Supplied material section start
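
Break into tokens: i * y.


Scan left to right, longest-match per lexeme
Tokens: ID(i), OP(*), ID(y)


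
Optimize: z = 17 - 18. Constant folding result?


17 - 18 = -1 at compile time
Optimized: z = -1


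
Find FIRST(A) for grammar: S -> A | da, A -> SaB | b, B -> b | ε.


Per alternative of A: FIRST(SaB) = {b, d}; FIRST(b) = {b}
FIRST(A) = {b, d}


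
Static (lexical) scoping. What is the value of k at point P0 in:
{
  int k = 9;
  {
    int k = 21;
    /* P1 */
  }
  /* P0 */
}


k declared in the same block as P0
k = 9


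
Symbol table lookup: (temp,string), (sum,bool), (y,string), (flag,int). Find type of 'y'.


Lookup 'y' → type string


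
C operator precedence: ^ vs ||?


'^' is bitwise XOR (level 4); '||' is logical OR (level 1)
Higher level binds tighter
'^' has higher precedence than '||'


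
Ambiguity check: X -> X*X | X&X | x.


'x*x&x' has two parse trees (no precedence encoded between * and &)
Ambiguous


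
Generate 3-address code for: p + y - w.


Break into single-operator statements:
t1 = p + y
t2 = t1 - w


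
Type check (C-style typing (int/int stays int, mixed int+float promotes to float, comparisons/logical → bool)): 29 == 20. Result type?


Operand types: int == int
Rule: comparison yields bool
Result type: bool


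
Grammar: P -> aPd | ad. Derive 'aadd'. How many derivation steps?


Derivation: P => aPd => aadd
Steps: 2


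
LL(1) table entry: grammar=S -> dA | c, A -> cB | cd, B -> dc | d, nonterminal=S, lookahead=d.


For [S, d]: 'd' ∈ FIRST(dA)
Entry: S -> dA


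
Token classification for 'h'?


Pattern: letter/underscore followed by alphanumerics, not a keyword
Type: IDENTIFIER


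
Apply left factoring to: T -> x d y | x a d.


Common prefix: 'x'
Factored: T -> x T', T' -> d y | a d


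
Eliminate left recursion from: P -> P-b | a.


Left-recursive alternatives: P-b; non-recursive: a
Introduce P': P -> aP', P' -> -bP' | ε


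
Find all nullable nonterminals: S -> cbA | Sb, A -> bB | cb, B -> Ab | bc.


A nonterminal is nullable iff some alternative derives ε (directly, or every symbol in it is nullable)
Nullable: {}


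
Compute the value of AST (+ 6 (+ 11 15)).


Evaluate inner: (+ 11 15) = 26
Evaluate root: (+ 6 26) = 32
Result: 32


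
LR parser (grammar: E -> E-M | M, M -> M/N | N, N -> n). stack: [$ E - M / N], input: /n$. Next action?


handle 'M/N' on top
Action: reduce (M -> M/N)


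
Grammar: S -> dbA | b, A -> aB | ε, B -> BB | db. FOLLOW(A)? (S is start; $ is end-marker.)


$ ∈ FOLLOW(S). For each A -> αBβ: add FIRST(β)\{ε} to FOLLOW(B); if β nullable, add FOLLOW(A).
FOLLOW(A) = {$}


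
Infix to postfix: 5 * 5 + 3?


Left to right (same or higher precedence on left)
Postfix: 5 5 * 3 +


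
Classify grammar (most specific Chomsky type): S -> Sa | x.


Left-linear: every RHS is a terminal or one nonterminal followed by a terminal
Classification: Type 3 (Regular)


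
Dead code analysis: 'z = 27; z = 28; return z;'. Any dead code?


first assignment to z is overwritten before any read
Dead: 'z = 27'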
Supplied material section end
Above are the records; retype them all without a single difference.

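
Break into tokens: i * y.


Scan left to right, longest-match per lexeme
Tokens: ID(i), OP(*), ID(y)


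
Optimize: z = 17 - 18. Constant folding result?


17 - 18 = -1 at compile time
Optimized: z = -1


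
Find FIRST(A) for grammar: S -> A | da, A -> SaB | b, B -> b | ε.


Per alternative of A: FIRST(SaB) = {b, d}; FIRST(b) = {b}
FIRST(A) = {b, d}


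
Static (lexical) scoping. What is the value of k at point P0 in:
{
  int k = 9;
  {
    int k = 21;
    /* P1 */
  }
  /* P0 */
}


k declared in the same block as P0
k = 9


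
Symbol table lookup: (temp,string), (sum,bool), (y,string), (flag,int). Find type of 'y'.


Lookup 'y' → type string


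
C operator precedence: ^ vs ||?


'^' is bitwise XOR (level 4); '||' is logical OR (level 1)
Higher level binds tighter
'^' has higher precedence than '||'


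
Ambiguity check: X -> X*X | X&X | x.


'x*x&x' has two parse trees (no precedence encoded between * and &)
Ambiguous


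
Generate 3-address code for: p + y - w.


Break into single-operator statements:
t1 = p + y
t2 = t1 - w


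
Type check (C-style typing (int/int stays int, mixed int+float promotes to float, comparisons/logical → bool)): 29 == 20. Result type?


Operand types: int == int
Rule: comparison yields bool
Result type: bool


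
Grammar: P -> aPd | ad. Derive 'aadd'. How many derivation steps?


Derivation: P => aPd => aadd
Steps: 2


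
LL(1) table entry: grammar=S -> dA | c, A -> cB | cd, B -> dc | d, nonterminal=S, lookahead=d.


For [S, d]: 'd' ∈ FIRST(dA)
Entry: S -> dA


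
Token classification for 'h'?


Pattern: letter/underscore followed by alphanumerics, not a keyword
Type: IDENTIFIER


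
Apply left factoring to: T -> x d y | x a d.


Common prefix: 'x'
Factored: T -> x T', T' -> d y | a d


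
Eliminate left recursion from: P -> P-b | a.


Left-recursive alternatives: P-b; non-recursive: a
Introduce P': P -> aP', P' -> -bP' | ε


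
Find all nullable nonterminals: S -> cbA | Sb, A -> bB | cb, B -> Ab | bc.


A nonterminal is nullable iff some alternative derives ε (directly, or every symbol in it is nullable)
Nullable: {}


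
Compute the value of AST (+ 6 (+ 11 15)).


Evaluate inner: (+ 11 15) = 26
Evaluate root: (+ 6 26) = 32
Result: 32


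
LR parser (grammar: E -> E-M | M, M -> M/N | N, N -> n). stack: [$ E - M / N], input: /n$. Next action?


handle 'M/N' on top
Action: reduce (M -> M/N)


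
Grammar: S -> dbA | b, A -> aB | ε, B -> BB | db. FOLLOW(A)? (S is start; $ is end-marker.)


$ ∈ FOLLOW(S). For each A -> αBβ: add FIRST(β)\{ε} to FOLLOW(B); if β nullable, add FOLLOW(A).
FOLLOW(A) = {$}


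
Infix to postfix: 5 * 5 + 3?


Left to right (same or higher precedence on left)
Postfix: 5 5 * 3 +


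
Classify grammar (most specific Chomsky type): S -> Sa | x.


Left-linear: every RHS is a terminal or one nonterminal followed by a terminal
Classification: Type 3 (Regular)


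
Dead code analysis: 'z = 27; z = 28; return z;'. Any dead code?


first assignment to z is overwritten before any read
Dead: 'z = 27'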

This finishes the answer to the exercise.